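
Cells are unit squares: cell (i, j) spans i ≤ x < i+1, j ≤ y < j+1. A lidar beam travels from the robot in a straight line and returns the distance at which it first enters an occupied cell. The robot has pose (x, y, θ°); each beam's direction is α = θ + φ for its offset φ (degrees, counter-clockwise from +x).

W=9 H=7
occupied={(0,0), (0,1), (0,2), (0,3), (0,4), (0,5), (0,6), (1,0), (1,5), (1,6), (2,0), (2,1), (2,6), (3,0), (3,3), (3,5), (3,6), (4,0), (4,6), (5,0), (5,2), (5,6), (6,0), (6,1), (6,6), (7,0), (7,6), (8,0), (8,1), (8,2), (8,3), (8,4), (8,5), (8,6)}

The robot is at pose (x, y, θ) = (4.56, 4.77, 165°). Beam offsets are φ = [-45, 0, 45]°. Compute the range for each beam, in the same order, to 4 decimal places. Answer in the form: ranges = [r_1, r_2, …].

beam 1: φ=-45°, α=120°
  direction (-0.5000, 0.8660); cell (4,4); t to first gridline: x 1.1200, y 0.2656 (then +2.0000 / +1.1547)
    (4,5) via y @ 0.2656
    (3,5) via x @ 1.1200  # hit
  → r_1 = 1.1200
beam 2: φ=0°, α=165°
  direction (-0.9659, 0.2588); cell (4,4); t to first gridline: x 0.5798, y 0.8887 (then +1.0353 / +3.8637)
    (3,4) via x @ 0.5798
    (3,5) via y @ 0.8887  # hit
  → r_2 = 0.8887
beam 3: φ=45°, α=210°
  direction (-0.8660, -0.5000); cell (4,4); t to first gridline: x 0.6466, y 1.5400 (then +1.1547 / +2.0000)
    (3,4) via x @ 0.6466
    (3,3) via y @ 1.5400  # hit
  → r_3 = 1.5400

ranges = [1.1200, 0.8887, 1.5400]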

______

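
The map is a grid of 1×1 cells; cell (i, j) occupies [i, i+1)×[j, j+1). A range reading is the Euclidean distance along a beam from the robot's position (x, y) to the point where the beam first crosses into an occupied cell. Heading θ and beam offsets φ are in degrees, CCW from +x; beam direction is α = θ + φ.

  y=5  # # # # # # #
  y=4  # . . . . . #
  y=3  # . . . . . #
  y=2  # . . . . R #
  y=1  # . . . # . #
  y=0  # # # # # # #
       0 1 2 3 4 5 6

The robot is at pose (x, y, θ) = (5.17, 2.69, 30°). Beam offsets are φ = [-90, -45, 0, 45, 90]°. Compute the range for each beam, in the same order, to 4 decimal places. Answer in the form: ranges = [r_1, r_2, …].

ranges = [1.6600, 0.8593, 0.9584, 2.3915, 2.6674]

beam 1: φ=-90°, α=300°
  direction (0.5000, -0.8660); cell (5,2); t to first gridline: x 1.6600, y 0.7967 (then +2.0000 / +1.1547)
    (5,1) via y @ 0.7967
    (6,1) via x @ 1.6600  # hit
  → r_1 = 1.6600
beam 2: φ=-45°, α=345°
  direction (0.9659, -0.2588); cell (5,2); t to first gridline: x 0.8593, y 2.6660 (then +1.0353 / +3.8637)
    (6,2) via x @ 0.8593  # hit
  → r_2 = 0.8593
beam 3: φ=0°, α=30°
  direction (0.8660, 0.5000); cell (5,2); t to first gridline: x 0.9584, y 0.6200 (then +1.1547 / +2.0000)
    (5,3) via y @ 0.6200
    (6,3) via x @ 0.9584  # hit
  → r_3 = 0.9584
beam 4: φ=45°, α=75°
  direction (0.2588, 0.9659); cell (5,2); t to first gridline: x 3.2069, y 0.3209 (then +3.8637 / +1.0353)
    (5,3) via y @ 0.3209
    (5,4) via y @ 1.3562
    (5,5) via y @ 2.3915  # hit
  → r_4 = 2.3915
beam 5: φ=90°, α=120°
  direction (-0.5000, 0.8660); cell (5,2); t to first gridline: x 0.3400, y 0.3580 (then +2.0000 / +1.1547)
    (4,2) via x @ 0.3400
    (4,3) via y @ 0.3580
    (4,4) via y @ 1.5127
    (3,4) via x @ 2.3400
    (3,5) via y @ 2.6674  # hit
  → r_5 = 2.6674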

______

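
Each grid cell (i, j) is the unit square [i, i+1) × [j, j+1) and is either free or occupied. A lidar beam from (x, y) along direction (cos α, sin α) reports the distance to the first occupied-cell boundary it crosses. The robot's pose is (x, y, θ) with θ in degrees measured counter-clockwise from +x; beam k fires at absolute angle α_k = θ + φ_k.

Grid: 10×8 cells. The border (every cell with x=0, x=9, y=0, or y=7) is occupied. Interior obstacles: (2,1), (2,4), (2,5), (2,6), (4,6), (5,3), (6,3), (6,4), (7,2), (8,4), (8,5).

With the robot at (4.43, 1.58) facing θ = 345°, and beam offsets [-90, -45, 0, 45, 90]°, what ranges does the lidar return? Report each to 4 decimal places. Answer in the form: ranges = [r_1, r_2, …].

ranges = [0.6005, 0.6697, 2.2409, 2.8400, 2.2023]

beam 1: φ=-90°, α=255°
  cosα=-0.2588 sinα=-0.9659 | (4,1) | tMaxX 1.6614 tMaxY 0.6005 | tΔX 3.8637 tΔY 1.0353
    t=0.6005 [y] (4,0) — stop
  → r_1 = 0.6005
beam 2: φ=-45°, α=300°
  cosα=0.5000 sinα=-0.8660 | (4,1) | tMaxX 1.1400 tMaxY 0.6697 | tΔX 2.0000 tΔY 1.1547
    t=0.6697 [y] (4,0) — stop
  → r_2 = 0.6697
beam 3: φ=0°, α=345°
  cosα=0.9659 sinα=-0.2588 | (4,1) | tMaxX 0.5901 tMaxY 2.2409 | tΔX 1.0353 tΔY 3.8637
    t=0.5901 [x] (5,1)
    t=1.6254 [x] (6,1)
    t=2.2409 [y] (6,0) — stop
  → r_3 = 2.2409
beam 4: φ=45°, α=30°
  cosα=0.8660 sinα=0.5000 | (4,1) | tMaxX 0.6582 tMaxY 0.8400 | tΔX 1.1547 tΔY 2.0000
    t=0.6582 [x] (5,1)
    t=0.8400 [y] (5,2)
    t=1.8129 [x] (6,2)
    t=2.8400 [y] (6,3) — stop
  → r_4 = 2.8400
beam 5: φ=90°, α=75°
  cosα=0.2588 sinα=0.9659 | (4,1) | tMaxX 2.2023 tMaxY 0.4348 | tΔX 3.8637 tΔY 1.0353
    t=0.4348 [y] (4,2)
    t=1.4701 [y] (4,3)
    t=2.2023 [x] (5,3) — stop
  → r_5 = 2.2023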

______

- Aim of the task -
Lines with the word "clockwise" in them: report all of these from the listing above.

- Solution for this exercise -
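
Cells are unit squares: cell (i, j) spans i ≤ x < i+1, j ≤ y < j+1. A lidar beam travels from the robot in a straight line and returns the distance at which it first enters an occupied cell. The robot has pose (x, y, θ°); each beam's direction is α = θ + φ for its offset φ (degrees, counter-clockwise from +x).
Each grid cell (i, j) is the unit square [i, i+1) × [j, j+1) and is either free or occupied. A lidar beam from (x, y) along direction (cos α, sin α) reports the distance to the first occupied-cell boundary it crosses. The robot's pose is (x, y, θ) with θ in degrees measured counter-clockwise from +x; beam k fires at absolute angle α_k = θ + φ_k.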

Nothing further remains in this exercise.